**Try it**
Locate the line containing "A ballistics expert" in the data below. Reproduce it and every following line up to the end, exactly as given.

**Stored items**
#####

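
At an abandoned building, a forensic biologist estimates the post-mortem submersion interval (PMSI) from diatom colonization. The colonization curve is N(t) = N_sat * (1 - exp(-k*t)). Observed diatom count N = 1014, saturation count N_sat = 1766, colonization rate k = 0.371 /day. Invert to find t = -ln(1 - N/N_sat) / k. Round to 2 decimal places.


PMSI from diatom colonization curve:
N / N_sat = 1014 / 1766 = 0.574179
1 - N/N_sat = 0.425821
ln(1 - N/N_sat) = -0.853736
t = -ln(1 - N/N_sat) / k = -(-0.853736) / 0.371 = 2.30 days

2.30


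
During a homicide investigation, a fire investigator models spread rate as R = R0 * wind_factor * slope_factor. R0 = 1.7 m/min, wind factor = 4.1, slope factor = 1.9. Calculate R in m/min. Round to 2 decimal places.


Fire spread rate calculation:
R = R0 * wind_factor * slope_factor
= 1.7 * 4.1 * 1.9
= 6.97 * 1.9
= 13.24 m/min

13.24


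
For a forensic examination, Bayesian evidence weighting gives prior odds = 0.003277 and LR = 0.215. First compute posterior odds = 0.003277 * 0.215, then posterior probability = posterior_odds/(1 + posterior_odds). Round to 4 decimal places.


Bayesian evidence evaluation:
Posterior odds = prior_odds * LR = 0.003277 * 0.215 = 0.000704555
Posterior probability = posterior_odds / (1 + posterior_odds)
= 0.000704555 / (1 + 0.000704555)
= 0.000704555 / 1.000704555
= 0.0007

0.0007


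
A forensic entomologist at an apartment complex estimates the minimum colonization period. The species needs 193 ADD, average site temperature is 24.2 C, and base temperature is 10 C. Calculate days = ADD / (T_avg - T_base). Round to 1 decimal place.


Insect development time:
Effective temperature = avg_temp - T_base = 24.2 - 10 = 14.2 C
Days = ADD / effective_temp = 193 / 14.2 = 13.6 days

13.6


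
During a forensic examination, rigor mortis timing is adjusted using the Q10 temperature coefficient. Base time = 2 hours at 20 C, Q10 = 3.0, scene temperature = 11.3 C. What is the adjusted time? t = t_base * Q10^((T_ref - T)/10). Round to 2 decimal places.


Rigor mortis time adjustment:
Exponent = (T_ref - T_actual) / 10 = (20 - 11.3) / 10 = 0.87
Q10 factor = 3.0^0.87 = 2.60073
t_adjusted = 2 * 2.60073 = 5.20 hours

5.20


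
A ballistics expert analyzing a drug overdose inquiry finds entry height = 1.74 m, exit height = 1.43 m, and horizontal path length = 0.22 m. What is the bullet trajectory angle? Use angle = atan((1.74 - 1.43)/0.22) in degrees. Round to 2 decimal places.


Bullet trajectory angle:
Height difference = 1.74 - 1.43 = 0.31 m
angle = atan(0.31 / 0.22)
angle = atan(1.409091)
angle = 54.64 degrees

54.64


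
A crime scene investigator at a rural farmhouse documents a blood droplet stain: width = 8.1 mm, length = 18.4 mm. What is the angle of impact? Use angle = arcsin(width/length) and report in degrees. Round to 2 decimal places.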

#####

**Exercise response**
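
A ballistics expert analyzing a drug overdose inquiry finds entry height = 1.74 m, exit height = 1.43 m, and horizontal path length = 0.22 m. What is the bullet trajectory angle? Use angle = atan((1.74 - 1.43)/0.22) in degrees. Round to 2 decimal places.


Bullet trajectory angle:
Height difference = 1.74 - 1.43 = 0.31 m
angle = atan(0.31 / 0.22)
angle = atan(1.409091)
angle = 54.64 degrees

54.64


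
A crime scene investigator at a rural farmhouse documents a blood droplet stain: width = 8.1 mm, length = 18.4 mm. What is the angle of impact? Use angle = arcsin(width/length) and report in degrees. Round to 2 decimal places.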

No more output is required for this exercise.